[[ Information provided open ]]
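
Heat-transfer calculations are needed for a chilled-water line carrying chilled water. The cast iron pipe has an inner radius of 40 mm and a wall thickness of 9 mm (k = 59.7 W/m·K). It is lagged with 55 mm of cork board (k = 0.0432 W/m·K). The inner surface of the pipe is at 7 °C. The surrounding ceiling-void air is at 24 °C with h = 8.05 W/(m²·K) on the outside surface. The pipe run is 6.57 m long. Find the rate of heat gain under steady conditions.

Radial resistances (cylindrical: R_cond = ln(r_o/r_i)/(2πkL), R_conv = 1/(h·2πrL)):
R_cast iron pipe wall = ln(49/40)/(2π×59.7×6.57) = 8.235×10^-5 K/W
R_cork board = ln(104/49)/(2π×0.0432×6.57) = 0.422 K/W
R_outer film = 1/(h_o·2πr_oL) = 1/(8.05×2π×0.104×6.57) = 0.02894 K/W
R_total = 0.451 K/W
Q = ΔT/R_total = 17/0.451

Q ≈ 37.7 W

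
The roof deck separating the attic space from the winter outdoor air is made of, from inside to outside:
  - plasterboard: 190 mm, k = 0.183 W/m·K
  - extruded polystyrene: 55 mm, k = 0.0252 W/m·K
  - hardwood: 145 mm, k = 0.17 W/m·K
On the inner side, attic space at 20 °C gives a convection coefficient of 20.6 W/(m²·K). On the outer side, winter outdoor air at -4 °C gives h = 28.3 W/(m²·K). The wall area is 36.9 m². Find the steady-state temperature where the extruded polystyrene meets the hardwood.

Treating each layer as a thermal resistance in series:
R_inner film = 1/(h_i·A) = 1/(20.6×36.9) = 0.001316 K/W
R_plasterboard = L/(kA) = 0.19/(0.183×36.9) = 0.02814 K/W
R_extruded polystyrene = L/(kA) = 0.055/(0.0252×36.9) = 0.05915 K/W
R_hardwood = L/(kA) = 0.145/(0.17×36.9) = 0.02311 K/W
R_outer film = 1/(h_o·A) = 1/(28.3×36.9) = 9.576×10^-4 K/W
R_total = 0.1127 K/W;  Q = ΔT/R_total = 24/0.1127 = 213 W
T_interface = T_inner − Q·ΣR(inner→interface) = 20 − 213×0.0886

T ≈ 1.13 °C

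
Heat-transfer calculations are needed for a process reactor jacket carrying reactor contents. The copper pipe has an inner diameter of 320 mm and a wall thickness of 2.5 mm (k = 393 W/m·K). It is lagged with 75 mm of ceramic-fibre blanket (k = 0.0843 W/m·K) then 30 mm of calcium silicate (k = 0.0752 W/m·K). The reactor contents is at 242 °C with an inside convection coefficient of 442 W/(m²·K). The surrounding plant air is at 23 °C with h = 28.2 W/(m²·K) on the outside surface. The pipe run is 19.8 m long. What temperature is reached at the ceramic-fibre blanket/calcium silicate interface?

T ≈ 83.3 °C

Radial resistances (cylindrical: R_cond = ln(r_o/r_i)/(2πkL), R_conv = 1/(h·2πrL)):
R_inner film = 1/(h_i·2πr₁L) = 1/(442×2π×0.16×19.8) = 1.137×10^-4 K/W
R_copper pipe wall = ln(162.5/160)/(2π×393×19.8) = 3.171×10^-7 K/W
R_ceramic-fibre blanket = ln(237.5/162.5)/(2π×0.0843×19.8) = 0.03618 K/W
R_calcium silicate = ln(267.5/237.5)/(2π×0.0752×19.8) = 0.01271 K/W
R_outer film = 1/(h_o·2πr_oL) = 1/(28.2×2π×0.2675×19.8) = 0.001066 K/W
R_total = 0.05008 K/W
Q = ΔT/R_total = 219/0.05008
Q = 4370 W
T_interface = T_inner − Q·ΣR(inner→interface) = 242 − 4370×0.0363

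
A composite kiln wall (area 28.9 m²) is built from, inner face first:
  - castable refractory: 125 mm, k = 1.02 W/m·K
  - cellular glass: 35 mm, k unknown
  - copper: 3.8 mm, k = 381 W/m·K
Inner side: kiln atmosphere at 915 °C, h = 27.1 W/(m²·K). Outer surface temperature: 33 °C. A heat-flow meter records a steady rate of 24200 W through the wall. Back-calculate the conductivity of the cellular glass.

k ≈ 0.0392 W/(m·K)

Series thermal resistances:
R_inner film = 1/(h_i·A) = 1/(27.1×28.9) = 0.001277 K/W
R_castable refractory = L/(kA) = 0.125/(1.02×28.9) = 0.00424 K/W
R_copper = L/(kA) = 0.0038/(381×28.9) = 3.451×10^-7 K/W
Sum of known resistances R_other = 0.005518 K/W
Total R = ΔT/Q = 882/24200 = 0.03645 K/W
R_cellular glass = R_total − R_other = 0.03093 K/W
k = L/(R·A) = 0.035/(0.03093×28.9)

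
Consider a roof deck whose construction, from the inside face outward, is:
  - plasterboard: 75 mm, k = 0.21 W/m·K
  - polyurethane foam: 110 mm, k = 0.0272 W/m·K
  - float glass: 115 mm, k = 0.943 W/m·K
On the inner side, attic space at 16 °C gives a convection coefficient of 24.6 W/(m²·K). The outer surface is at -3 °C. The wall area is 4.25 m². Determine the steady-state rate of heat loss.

Series thermal resistances:
R_inner film = 1/(h_i·A) = 1/(24.6×4.25) = 0.009565 K/W
R_plasterboard = L/(kA) = 0.075/(0.21×4.25) = 0.08403 K/W
R_polyurethane foam = L/(kA) = 0.11/(0.0272×4.25) = 0.9516 K/W
R_float glass = L/(kA) = 0.115/(0.943×4.25) = 0.02869 K/W
R_total = 1.074 K/W
Q = ΔT / R_total = 19 / 1.074

Q ≈ 17.7 W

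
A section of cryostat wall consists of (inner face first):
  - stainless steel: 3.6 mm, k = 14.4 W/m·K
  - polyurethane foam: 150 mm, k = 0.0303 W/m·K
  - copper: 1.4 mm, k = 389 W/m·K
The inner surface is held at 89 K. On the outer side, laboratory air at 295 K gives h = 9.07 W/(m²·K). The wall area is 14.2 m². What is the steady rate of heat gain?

Q ≈ 578 W

Thermal resistances in series:
R_stainless steel = L/(kA) = 0.0036/(14.4×14.2) = 1.761×10^-5 K/W
R_polyurethane foam = L/(kA) = 0.15/(0.0303×14.2) = 0.3486 K/W
R_copper = L/(kA) = 0.0014/(389×14.2) = 2.534×10^-7 K/W
R_outer film = 1/(h_o·A) = 1/(9.07×14.2) = 0.007764 K/W
R_total = 0.3564 K/W
Q = ΔT / R_total = 206 / 0.3564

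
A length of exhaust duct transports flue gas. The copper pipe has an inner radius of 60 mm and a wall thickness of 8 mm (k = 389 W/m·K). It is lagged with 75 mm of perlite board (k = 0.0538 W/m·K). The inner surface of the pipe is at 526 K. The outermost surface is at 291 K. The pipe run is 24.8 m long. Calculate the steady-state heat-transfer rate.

Q ≈ 2650 W

Per-layer cylindrical resistances, series-summed:
R_copper pipe wall = ln(68/60)/(2π×389×24.8) = 2.065×10^-6 K/W
R_perlite board = ln(143/68)/(2π×0.0538×24.8) = 0.08867 K/W
R_total = 0.08867 K/W
Q = ΔT/R_total = 235/0.08867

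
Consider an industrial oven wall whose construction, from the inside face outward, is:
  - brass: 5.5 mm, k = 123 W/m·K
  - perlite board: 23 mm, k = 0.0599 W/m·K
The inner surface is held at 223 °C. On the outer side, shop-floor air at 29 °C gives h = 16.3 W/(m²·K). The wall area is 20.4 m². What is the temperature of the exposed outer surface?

Model the wall as resistances in series:
R_brass = L/(kA) = 0.0055/(123×20.4) = 2.192×10^-6 K/W
R_perlite board = L/(kA) = 0.023/(0.0599×20.4) = 0.01882 K/W
R_outer film = 1/(h_o·A) = 1/(16.3×20.4) = 0.003007 K/W
R_total = 0.02183 K/W;  Q = ΔT/R_total = 194/0.02183 = 8886 W
T_interface = T_inner − Q·ΣR(inner→interface) = 223 − 8890×0.01882

T ≈ 55.7 °C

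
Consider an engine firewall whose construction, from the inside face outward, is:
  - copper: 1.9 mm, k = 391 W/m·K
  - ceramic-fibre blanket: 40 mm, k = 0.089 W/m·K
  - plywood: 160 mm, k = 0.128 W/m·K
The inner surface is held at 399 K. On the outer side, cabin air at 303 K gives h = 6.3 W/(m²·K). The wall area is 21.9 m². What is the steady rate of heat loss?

Q ≈ 1130 W

Series thermal resistances:
R_copper = L/(kA) = 0.0019/(391×21.9) = 2.219×10^-7 K/W
R_ceramic-fibre blanket = L/(kA) = 0.04/(0.089×21.9) = 0.02052 K/W
R_plywood = L/(kA) = 0.16/(0.128×21.9) = 0.05708 K/W
R_outer film = 1/(h_o·A) = 1/(6.3×21.9) = 0.007248 K/W
R_total = 0.08485 K/W
Q = ΔT / R_total = 96 / 0.08485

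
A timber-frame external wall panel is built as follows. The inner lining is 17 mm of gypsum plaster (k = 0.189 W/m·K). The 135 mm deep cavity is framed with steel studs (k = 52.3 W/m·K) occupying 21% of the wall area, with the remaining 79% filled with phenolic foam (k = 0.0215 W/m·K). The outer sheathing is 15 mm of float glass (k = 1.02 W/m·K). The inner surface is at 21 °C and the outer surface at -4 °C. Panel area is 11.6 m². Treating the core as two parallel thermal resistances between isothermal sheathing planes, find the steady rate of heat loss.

Sheathing layers in series; stud and cavity paths in parallel between them.
R_inner = 0.017/(0.189×11.6) = 0.007754 K/W
R_stud  = 0.135/(52.3×0.21×11.6) = 0.00106 K/W
R_cav   = 0.135/(0.0215×0.79×11.6) = 0.6852 K/W
1/R_core = 1/R_stud + 1/R_cav → R_core = 0.001058 K/W
R_outer = 0.015/(1.02×11.6) = 0.001268 K/W
R_total = 0.01008 K/W
Q = ΔT/R_total = 25/0.01008

Q ≈ 2480 W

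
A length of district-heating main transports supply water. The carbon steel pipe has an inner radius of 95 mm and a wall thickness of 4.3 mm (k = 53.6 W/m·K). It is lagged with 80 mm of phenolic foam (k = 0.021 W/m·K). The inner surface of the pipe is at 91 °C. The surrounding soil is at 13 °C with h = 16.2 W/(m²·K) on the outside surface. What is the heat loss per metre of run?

q′ ≈ 17.2 W/m

For a radial system each layer contributes R = ln(r_out/r_in)/(2πkL); films add R = 1/(hA).
R_carbon steel pipe wall = ln(99.3/95)/(2π×53.6×1) = 1.314×10^-4 K/W
R_phenolic foam = ln(179.3/99.3)/(2π×0.021×1) = 4.478 K/W
R_outer film = 1/(h_o·2πr_oL) = 1/(16.2×2π×0.1793×1) = 0.05479 K/W
R_total = 4.533 K/W
Q = ΔT/R_total = 78/4.533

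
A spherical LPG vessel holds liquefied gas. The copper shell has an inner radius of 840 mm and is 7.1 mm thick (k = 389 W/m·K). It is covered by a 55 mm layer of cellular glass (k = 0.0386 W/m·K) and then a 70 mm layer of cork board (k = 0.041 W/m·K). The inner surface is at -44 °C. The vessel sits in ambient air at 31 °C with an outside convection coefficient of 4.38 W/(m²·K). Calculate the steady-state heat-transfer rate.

Spherical conduction: R = (1/r_in − 1/r_out)/(4πk) per layer; series-sum.
R_copper shell = (1/0.84 − 1/0.8471)/(4π×389) = 2.041×10^-6 K/W
R_cellular glass = (1/0.8471 − 1/0.9021)/(4π×0.0386) = 0.1484 K/W
R_cork board = (1/0.9021 − 1/0.9721)/(4π×0.041) = 0.1549 K/W
R_outer film = 1/(h·4πr_o²) = 1/(4.38×4π×0.9721²) = 0.01923 K/W
R_total = 0.3225 K/W
Q = ΔT/R_total = 75/0.3225

Q ≈ 233 W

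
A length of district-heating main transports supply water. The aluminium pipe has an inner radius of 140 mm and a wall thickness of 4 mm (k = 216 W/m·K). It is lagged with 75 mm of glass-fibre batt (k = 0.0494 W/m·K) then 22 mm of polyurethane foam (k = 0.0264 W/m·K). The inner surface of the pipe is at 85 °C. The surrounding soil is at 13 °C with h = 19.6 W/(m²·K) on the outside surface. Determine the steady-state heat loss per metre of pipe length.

For a radial system each layer contributes R = ln(r_out/r_in)/(2πkL); films add R = 1/(hA).
R_aluminium pipe wall = ln(144/140)/(2π×216×1) = 2.076×10^-5 K/W
R_glass-fibre batt = ln(219/144)/(2π×0.0494×1) = 1.351 K/W
R_polyurethane foam = ln(241/219)/(2π×0.0264×1) = 0.5771 K/W
R_outer film = 1/(h_o·2πr_oL) = 1/(19.6×2π×0.241×1) = 0.03369 K/W
R_total = 1.962 K/W
Q = ΔT/R_total = 72/1.962

q′ ≈ 36.7 W/m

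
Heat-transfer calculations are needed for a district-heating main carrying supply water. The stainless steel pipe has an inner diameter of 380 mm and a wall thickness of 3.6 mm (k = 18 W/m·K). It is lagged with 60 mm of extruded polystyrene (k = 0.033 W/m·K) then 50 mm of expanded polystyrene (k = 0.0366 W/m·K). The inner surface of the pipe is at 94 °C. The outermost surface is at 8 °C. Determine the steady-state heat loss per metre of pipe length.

q′ ≈ 41.3 W/m

For a radial system each layer contributes R = ln(r_out/r_in)/(2πkL); films add R = 1/(hA).
R_stainless steel pipe wall = ln(193.6/190)/(2π×18×1) = 1.66×10^-4 K/W
R_extruded polystyrene = ln(253.6/193.6)/(2π×0.033×1) = 1.302 K/W
R_expanded polystyrene = ln(303.6/253.6)/(2π×0.0366×1) = 0.7825 K/W
R_total = 2.085 K/W
Q = ΔT/R_total = 86/2.085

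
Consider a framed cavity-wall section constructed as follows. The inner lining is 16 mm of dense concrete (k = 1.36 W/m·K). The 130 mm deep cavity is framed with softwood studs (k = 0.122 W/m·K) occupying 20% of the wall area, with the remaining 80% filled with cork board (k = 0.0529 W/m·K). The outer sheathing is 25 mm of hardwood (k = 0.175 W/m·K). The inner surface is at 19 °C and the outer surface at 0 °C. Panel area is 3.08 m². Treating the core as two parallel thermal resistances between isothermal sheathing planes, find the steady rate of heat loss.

Q ≈ 27.8 W

Sheathing layers in series; stud and cavity paths in parallel between them.
R_inner = 0.016/(1.36×3.08) = 0.00382 K/W
R_stud  = 0.13/(0.122×0.2×3.08) = 1.73 K/W
R_cav   = 0.13/(0.0529×0.8×3.08) = 0.9973 K/W
1/R_core = 1/R_stud + 1/R_cav → R_core = 0.6326 K/W
R_outer = 0.025/(0.175×3.08) = 0.04638 K/W
R_total = 0.6828 K/W
Q = ΔT/R_total = 19/0.6828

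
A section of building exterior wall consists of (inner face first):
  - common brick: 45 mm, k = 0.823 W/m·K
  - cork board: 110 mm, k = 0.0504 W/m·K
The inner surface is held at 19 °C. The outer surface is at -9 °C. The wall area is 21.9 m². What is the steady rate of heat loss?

Using the resistance-network approach (series):
R_common brick = L/(kA) = 0.045/(0.823×21.9) = 0.002497 K/W
R_cork board = L/(kA) = 0.11/(0.0504×21.9) = 0.09966 K/W
R_total = 0.1022 K/W
Q = ΔT / R_total = 28 / 0.1022

Q ≈ 274 W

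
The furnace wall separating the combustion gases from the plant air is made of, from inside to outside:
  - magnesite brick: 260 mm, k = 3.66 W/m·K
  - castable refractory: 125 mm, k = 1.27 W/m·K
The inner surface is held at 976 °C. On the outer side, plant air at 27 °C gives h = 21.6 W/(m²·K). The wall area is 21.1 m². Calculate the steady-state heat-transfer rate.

Thermal resistances in series:
R_magnesite brick = L/(kA) = 0.26/(3.66×21.1) = 0.003367 K/W
R_castable refractory = L/(kA) = 0.125/(1.27×21.1) = 0.004665 K/W
R_outer film = 1/(h_o·A) = 1/(21.6×21.1) = 0.002194 K/W
R_total = 0.01023 K/W
Q = ΔT / R_total = 949 / 0.01023

Q ≈ 92800 W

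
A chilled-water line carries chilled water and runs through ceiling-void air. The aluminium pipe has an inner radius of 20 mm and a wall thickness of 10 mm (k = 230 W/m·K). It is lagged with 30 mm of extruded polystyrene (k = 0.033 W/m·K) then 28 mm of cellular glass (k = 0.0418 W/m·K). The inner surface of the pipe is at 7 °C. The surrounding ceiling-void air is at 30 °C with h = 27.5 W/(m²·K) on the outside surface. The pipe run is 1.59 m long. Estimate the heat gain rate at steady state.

Q ≈ 7.51 W

Cylindrical conduction, so R = ln(r₂/r₁)/(2πkL) per layer, in series:
R_aluminium pipe wall = ln(30/20)/(2π×230×1.59) = 1.765×10^-4 K/W
R_extruded polystyrene = ln(60/30)/(2π×0.033×1.59) = 2.102 K/W
R_cellular glass = ln(88/60)/(2π×0.0418×1.59) = 0.9171 K/W
R_outer film = 1/(h_o·2πr_oL) = 1/(27.5×2π×0.088×1.59) = 0.04136 K/W
R_total = 3.061 K/W
Q = ΔT/R_total = 23/3.061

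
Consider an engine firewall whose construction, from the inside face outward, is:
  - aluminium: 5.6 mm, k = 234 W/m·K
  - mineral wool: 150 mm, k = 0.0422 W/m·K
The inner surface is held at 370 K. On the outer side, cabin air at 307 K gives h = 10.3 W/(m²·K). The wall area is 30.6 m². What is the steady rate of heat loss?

Q ≈ 528 W

Treating each layer as a thermal resistance in series:
R_aluminium = L/(kA) = 0.0056/(234×30.6) = 7.821×10^-7 K/W
R_mineral wool = L/(kA) = 0.15/(0.0422×30.6) = 0.1162 K/W
R_outer film = 1/(h_o·A) = 1/(10.3×30.6) = 0.003173 K/W
R_total = 0.1193 K/W
Q = ΔT / R_total = 63 / 0.1193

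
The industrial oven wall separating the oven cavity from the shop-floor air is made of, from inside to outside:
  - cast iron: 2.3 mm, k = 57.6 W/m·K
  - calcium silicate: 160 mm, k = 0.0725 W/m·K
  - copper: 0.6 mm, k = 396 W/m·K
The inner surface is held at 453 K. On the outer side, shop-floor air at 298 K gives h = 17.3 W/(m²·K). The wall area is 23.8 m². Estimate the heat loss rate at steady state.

Series thermal resistances:
R_cast iron = L/(kA) = 0.0023/(57.6×23.8) = 1.678×10^-6 K/W
R_calcium silicate = L/(kA) = 0.16/(0.0725×23.8) = 0.09273 K/W
R_copper = L/(kA) = 0.0006/(396×23.8) = 6.366×10^-8 K/W
R_outer film = 1/(h_o·A) = 1/(17.3×23.8) = 0.002429 K/W
R_total = 0.09516 K/W
Q = ΔT / R_total = 155 / 0.09516

Q ≈ 1630 W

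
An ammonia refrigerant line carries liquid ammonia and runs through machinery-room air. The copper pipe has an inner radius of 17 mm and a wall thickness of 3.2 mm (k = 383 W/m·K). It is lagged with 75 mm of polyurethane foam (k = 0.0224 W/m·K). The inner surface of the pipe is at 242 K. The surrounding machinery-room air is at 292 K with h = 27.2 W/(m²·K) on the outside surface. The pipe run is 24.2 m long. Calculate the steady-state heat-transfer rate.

Q ≈ 109 W

Radial resistances (cylindrical: R_cond = ln(r_o/r_i)/(2πkL), R_conv = 1/(h·2πrL)):
R_copper pipe wall = ln(20.2/17)/(2π×383×24.2) = 2.962×10^-6 K/W
R_polyurethane foam = ln(95.2/20.2)/(2π×0.0224×24.2) = 0.4552 K/W
R_outer film = 1/(h_o·2πr_oL) = 1/(27.2×2π×0.0952×24.2) = 0.00254 K/W
R_total = 0.4577 K/W
Q = ΔT/R_total = 50/0.4577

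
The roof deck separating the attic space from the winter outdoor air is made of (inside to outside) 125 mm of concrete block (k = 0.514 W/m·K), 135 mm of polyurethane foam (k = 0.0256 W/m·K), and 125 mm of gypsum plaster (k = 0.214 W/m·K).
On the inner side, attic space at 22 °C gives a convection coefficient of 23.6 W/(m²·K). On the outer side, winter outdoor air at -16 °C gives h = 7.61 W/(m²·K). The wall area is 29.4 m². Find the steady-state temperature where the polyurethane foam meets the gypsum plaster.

Series thermal resistances:
R_inner film = 1/(h_i·A) = 1/(23.6×29.4) = 0.001441 K/W
R_concrete block = L/(kA) = 0.125/(0.514×29.4) = 0.008272 K/W
R_polyurethane foam = L/(kA) = 0.135/(0.0256×29.4) = 0.1794 K/W
R_gypsum plaster = L/(kA) = 0.125/(0.214×29.4) = 0.01987 K/W
R_outer film = 1/(h_o·A) = 1/(7.61×29.4) = 0.00447 K/W
R_total = 0.2134 K/W;  Q = ΔT/R_total = 38/0.2134 = 178.1 W
T_interface = T_inner − Q·ΣR(inner→interface) = 22 − 178×0.1891

T ≈ -11.7 °C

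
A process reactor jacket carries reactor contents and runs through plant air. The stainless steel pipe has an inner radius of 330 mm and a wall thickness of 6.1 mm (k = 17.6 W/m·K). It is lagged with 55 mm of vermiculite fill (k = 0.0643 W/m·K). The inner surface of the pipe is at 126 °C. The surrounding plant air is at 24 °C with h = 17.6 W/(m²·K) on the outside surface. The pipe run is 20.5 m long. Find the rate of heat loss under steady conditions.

Cylindrical conduction, so R = ln(r₂/r₁)/(2πkL) per layer, in series:
R_stainless steel pipe wall = ln(336.1/330)/(2π×17.6×20.5) = 8.08×10^-6 K/W
R_vermiculite fill = ln(391.1/336.1)/(2π×0.0643×20.5) = 0.0183 K/W
R_outer film = 1/(h_o·2πr_oL) = 1/(17.6×2π×0.3911×20.5) = 0.001128 K/W
R_total = 0.01943 K/W
Q = ΔT/R_total = 102/0.01943

Q ≈ 5250 W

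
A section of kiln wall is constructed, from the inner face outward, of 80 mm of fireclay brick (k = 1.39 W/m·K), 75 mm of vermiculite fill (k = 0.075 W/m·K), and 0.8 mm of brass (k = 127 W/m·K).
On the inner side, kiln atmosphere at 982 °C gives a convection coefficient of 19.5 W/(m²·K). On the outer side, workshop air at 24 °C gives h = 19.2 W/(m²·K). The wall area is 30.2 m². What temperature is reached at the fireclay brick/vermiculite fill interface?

Series thermal resistances:
R_inner film = 1/(h_i·A) = 1/(19.5×30.2) = 0.001698 K/W
R_fireclay brick = L/(kA) = 0.08/(1.39×30.2) = 0.001906 K/W
R_vermiculite fill = L/(kA) = 0.075/(0.075×30.2) = 0.03311 K/W
R_brass = L/(kA) = 0.0008/(127×30.2) = 2.086×10^-7 K/W
R_outer film = 1/(h_o·A) = 1/(19.2×30.2) = 0.001725 K/W
R_total = 0.03844 K/W;  Q = ΔT/R_total = 958/0.03844 = 24920 W
T_interface = T_inner − Q·ΣR(inner→interface) = 982 − 24900×0.003604

T ≈ 892 °C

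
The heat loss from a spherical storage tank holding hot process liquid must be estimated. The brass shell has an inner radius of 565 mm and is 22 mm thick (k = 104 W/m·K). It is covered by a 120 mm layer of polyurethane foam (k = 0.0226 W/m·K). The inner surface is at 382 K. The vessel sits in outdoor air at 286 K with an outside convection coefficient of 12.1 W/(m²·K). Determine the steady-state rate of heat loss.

For a spherical shell R = (1/r₁ − 1/r₂)/(4πk); film R = 1/(h·4πr²). In series:
R_brass shell = (1/0.565 − 1/0.587)/(4π×104) = 5.076×10^-5 K/W
R_polyurethane foam = (1/0.587 − 1/0.707)/(4π×0.0226) = 1.018 K/W
R_outer film = 1/(h·4πr_o²) = 1/(12.1×4π×0.707²) = 0.01316 K/W
R_total = 1.031 K/W
Q = ΔT/R_total = 96/1.031

Q ≈ 93.1 W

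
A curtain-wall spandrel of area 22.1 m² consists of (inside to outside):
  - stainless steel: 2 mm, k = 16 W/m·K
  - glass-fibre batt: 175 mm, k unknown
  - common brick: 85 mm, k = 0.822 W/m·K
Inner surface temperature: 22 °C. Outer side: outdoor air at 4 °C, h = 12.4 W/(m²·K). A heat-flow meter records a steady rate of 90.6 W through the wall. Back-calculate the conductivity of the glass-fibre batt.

k ≈ 0.0416 W/(m·K)

Using the resistance-network approach (series):
R_stainless steel = L/(kA) = 0.002/(16×22.1) = 5.656×10^-6 K/W
R_common brick = L/(kA) = 0.085/(0.822×22.1) = 0.004679 K/W
R_outer film = 1/(h_o·A) = 1/(12.4×22.1) = 0.003649 K/W
Sum of known resistances R_other = 0.008334 K/W
Total R = ΔT/Q = 18/90.6 = 0.1987 K/W
R_glass-fibre batt = R_total − R_other = 0.1903 K/W
k = L/(R·A) = 0.175/(0.1903×22.1)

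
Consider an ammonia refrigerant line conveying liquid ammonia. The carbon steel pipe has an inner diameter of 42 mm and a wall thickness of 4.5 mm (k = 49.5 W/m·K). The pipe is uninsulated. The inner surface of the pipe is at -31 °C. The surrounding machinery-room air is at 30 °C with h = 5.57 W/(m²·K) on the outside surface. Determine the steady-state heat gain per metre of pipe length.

Per-layer cylindrical resistances, series-summed:
R_carbon steel pipe wall = ln(25.5/21)/(2π×49.5×1) = 6.243×10^-4 K/W
R_outer film = 1/(h_o·2πr_oL) = 1/(5.57×2π×0.0255×1) = 1.121 K/W
R_total = 1.121 K/W
Q = ΔT/R_total = 61/1.121

q′ ≈ 54.4 W/m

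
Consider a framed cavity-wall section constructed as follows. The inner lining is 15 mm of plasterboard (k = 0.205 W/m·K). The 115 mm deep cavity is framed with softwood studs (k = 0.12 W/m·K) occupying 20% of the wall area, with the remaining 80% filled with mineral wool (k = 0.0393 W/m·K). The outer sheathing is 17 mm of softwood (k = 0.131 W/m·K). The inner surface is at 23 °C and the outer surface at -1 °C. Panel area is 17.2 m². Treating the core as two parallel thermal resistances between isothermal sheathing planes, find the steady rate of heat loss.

Q ≈ 181 W

Sheathing layers in series; stud and cavity paths in parallel between them.
R_inner = 0.015/(0.205×17.2) = 0.004254 K/W
R_stud  = 0.115/(0.12×0.2×17.2) = 0.2786 K/W
R_cav   = 0.115/(0.0393×0.8×17.2) = 0.2127 K/W
1/R_core = 1/R_stud + 1/R_cav → R_core = 0.1206 K/W
R_outer = 0.017/(0.131×17.2) = 0.007545 K/W
R_total = 0.1324 K/W
Q = ΔT/R_total = 24/0.1324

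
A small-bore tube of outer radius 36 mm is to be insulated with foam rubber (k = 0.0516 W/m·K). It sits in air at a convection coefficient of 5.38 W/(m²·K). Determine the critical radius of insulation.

r_cr ≈ 9.59 mm

For a cylinder r_cr = k/h = 0.0516/5.38
r_cr = 9.59 mm; since the bare radius (36 mm) is above r_cr, any added insulation will reduce heat loss.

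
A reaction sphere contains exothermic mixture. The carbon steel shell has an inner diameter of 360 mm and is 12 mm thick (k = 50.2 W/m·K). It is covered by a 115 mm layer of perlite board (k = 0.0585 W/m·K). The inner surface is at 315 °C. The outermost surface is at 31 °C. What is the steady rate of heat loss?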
[[ Information provided closed ]]
Exercise brief => Check the entries above line by line and return each one containing the word "made".

Written answer =>
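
The roof deck separating the attic space from the winter outdoor air is made of, from inside to outside:
The furnace wall separating the combustion gases from the plant air is made of, from inside to outside:
The industrial oven wall separating the oven cavity from the shop-floor air is made of, from inside to outside:
The roof deck separating the attic space from the winter outdoor air is made of (inside to outside) 125 mm of concrete block (k = 0.514 W/m·K), 135 mm of polyurethane foam (k = 0.0256 W/m·K), and 125 mm of gypsum plaster (k = 0.214 W/m·K).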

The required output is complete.